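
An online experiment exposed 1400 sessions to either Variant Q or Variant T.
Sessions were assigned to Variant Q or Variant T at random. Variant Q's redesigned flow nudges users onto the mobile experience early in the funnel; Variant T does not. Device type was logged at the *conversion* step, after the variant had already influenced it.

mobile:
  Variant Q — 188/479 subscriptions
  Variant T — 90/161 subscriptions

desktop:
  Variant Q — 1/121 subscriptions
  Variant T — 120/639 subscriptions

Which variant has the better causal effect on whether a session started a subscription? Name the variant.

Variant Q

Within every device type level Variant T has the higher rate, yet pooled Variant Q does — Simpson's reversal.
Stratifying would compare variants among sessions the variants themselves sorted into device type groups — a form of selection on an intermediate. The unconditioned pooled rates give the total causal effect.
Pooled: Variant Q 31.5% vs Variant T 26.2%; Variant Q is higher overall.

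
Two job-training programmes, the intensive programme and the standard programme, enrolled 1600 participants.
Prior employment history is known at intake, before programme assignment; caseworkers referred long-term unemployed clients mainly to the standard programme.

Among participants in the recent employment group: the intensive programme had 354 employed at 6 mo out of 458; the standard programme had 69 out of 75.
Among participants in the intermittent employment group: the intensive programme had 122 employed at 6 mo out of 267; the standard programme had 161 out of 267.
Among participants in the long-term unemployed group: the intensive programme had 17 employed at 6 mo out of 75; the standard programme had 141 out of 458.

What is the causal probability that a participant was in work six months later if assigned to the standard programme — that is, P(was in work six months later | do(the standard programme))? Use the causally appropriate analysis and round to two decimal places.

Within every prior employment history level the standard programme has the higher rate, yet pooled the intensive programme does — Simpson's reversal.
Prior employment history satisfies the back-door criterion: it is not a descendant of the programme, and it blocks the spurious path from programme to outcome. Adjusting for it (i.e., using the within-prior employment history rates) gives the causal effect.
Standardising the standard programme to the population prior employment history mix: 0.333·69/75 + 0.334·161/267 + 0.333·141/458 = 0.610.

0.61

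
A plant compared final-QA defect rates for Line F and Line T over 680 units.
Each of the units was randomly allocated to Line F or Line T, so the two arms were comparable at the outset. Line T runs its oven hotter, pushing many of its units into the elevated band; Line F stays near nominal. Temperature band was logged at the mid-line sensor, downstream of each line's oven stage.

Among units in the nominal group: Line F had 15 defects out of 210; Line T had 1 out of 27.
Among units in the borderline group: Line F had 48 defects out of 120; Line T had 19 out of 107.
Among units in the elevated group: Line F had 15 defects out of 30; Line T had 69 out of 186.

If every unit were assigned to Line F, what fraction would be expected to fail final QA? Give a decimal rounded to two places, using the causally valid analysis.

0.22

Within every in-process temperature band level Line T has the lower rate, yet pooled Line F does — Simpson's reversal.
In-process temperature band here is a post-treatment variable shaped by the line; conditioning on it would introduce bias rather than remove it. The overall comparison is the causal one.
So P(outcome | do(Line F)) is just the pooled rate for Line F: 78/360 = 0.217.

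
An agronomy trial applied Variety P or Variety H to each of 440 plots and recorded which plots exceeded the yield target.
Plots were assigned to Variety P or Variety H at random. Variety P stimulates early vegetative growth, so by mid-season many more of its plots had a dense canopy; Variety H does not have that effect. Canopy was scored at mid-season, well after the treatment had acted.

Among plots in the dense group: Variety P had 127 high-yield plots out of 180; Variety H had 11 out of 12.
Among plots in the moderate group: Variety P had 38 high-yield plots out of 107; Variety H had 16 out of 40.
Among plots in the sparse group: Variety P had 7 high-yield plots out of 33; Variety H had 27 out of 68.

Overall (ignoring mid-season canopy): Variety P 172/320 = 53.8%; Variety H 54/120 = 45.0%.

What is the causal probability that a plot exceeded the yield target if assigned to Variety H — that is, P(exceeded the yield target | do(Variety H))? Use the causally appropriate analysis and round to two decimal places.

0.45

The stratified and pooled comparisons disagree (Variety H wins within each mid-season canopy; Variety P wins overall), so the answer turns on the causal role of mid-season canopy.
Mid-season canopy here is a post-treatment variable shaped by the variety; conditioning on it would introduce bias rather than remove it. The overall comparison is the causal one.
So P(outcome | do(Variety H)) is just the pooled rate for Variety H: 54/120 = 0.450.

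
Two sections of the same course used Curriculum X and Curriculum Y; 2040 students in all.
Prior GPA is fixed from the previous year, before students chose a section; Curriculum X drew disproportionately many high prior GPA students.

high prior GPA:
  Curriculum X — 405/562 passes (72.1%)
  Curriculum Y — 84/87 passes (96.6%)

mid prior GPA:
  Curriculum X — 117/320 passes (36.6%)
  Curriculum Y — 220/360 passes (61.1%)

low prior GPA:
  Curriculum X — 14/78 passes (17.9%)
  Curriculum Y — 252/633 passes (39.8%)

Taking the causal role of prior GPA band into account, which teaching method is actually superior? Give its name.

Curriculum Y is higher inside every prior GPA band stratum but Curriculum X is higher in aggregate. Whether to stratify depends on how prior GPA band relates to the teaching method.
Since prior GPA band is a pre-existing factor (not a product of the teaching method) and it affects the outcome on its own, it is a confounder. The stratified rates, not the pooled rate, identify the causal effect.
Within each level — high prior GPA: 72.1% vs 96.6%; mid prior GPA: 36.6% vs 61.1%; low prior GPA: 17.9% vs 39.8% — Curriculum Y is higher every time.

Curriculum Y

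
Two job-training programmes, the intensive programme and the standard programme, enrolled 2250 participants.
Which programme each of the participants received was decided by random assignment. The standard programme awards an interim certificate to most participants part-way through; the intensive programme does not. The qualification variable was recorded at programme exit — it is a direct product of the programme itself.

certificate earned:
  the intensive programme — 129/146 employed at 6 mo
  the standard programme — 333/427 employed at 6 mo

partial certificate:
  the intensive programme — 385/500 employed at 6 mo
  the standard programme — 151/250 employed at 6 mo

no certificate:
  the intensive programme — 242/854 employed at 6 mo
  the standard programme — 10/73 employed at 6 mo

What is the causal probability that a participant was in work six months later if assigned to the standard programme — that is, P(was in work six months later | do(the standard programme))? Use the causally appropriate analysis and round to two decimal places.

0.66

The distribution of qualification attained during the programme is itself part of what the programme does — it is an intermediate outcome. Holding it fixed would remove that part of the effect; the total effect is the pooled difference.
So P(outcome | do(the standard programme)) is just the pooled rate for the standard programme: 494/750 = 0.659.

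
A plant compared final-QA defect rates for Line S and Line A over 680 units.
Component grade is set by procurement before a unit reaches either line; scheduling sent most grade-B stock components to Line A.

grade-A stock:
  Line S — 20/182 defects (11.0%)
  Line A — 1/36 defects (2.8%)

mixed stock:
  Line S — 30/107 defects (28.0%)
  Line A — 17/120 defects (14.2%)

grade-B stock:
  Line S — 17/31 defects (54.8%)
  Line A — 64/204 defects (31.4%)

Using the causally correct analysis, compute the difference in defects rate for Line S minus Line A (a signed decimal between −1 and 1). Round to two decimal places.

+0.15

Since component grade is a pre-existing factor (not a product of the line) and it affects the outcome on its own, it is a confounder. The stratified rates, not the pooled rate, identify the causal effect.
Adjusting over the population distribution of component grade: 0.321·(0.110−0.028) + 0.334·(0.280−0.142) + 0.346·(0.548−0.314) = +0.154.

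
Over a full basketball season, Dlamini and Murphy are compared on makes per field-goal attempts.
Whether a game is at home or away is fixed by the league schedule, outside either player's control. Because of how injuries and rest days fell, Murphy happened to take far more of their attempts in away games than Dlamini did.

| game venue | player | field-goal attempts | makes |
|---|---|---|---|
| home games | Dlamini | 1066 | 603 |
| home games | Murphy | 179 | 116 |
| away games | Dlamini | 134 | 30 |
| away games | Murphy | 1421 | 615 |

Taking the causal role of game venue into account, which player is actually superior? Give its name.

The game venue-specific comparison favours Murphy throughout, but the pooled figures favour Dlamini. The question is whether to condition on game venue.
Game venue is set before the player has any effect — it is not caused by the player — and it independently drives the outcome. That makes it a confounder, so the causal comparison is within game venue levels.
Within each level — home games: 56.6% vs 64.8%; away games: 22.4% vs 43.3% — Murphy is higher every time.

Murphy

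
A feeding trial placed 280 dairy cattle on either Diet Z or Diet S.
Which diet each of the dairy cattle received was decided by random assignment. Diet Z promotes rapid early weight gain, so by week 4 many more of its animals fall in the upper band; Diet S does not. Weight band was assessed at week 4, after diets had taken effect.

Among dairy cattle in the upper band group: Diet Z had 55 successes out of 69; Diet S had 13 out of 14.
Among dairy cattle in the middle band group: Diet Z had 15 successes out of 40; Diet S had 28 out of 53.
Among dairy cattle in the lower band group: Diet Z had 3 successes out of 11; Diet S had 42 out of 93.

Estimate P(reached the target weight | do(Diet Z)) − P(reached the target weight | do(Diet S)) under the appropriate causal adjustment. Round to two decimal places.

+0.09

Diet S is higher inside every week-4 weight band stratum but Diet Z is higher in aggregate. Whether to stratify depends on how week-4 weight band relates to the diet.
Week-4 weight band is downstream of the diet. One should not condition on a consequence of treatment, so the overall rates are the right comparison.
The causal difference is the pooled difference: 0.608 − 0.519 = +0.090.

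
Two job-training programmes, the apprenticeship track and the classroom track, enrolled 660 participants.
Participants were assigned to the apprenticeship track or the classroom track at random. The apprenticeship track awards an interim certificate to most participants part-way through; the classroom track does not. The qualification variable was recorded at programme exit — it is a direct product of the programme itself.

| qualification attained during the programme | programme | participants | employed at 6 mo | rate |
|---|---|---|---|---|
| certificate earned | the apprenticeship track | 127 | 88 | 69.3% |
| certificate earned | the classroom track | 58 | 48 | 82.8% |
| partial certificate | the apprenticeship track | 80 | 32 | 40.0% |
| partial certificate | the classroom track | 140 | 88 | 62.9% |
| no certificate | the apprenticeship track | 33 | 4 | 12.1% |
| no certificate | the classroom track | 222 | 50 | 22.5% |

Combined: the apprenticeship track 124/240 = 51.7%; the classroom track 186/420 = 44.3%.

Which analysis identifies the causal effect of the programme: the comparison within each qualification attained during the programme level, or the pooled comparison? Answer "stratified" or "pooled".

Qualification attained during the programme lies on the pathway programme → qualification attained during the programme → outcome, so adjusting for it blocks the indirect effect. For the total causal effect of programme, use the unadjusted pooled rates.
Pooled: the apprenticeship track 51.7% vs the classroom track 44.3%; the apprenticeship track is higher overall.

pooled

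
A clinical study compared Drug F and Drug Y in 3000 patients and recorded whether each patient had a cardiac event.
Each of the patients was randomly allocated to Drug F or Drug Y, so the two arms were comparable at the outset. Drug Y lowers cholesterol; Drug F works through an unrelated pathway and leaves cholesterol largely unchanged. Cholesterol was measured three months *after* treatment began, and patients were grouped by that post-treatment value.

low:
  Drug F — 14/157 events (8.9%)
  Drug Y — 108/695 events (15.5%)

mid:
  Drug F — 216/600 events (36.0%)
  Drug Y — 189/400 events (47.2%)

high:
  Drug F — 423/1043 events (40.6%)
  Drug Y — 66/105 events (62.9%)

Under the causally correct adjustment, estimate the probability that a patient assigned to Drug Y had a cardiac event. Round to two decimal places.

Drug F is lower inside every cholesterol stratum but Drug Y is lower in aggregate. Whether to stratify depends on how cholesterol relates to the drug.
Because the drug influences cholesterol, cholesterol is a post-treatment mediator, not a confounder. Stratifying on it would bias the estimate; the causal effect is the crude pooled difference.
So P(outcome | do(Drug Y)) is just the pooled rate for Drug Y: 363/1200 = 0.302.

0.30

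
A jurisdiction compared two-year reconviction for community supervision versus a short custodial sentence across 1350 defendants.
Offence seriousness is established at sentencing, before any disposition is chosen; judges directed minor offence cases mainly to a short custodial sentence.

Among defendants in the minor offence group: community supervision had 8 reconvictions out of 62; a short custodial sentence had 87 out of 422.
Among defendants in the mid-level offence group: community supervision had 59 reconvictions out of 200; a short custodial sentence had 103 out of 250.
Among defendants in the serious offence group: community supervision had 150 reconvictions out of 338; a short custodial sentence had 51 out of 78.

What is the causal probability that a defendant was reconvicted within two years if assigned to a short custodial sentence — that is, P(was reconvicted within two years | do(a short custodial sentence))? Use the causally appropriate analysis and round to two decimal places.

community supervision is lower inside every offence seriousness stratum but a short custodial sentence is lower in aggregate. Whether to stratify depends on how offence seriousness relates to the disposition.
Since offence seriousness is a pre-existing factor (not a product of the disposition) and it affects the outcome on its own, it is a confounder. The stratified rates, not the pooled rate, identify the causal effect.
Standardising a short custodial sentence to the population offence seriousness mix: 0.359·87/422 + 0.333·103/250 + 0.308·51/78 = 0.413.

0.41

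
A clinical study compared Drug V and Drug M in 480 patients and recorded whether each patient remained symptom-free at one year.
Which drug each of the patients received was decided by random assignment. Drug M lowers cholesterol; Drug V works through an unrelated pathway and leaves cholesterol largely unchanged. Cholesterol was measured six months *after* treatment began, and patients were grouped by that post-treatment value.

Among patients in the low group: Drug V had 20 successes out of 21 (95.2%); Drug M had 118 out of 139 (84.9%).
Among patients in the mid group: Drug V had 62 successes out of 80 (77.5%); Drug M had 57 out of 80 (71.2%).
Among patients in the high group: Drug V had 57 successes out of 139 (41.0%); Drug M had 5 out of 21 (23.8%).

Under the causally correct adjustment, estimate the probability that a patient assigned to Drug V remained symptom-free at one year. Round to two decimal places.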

* _Assignment_: Beginning at the top of the data, extract each line through the line containing "Variant Q — 188/479 subscriptions" and return those lines exactly, with nothing added.

* _Exercise solution_:
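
An online experiment exposed 1400 sessions to either Variant Q or Variant T.
Sessions were assigned to Variant Q or Variant T at random. Variant Q's redesigned flow nudges users onto the mobile experience early in the funnel; Variant T does not. Device type was logged at the *conversion* step, after the variant had already influenced it.

mobile:
  Variant Q — 188/479 subscriptions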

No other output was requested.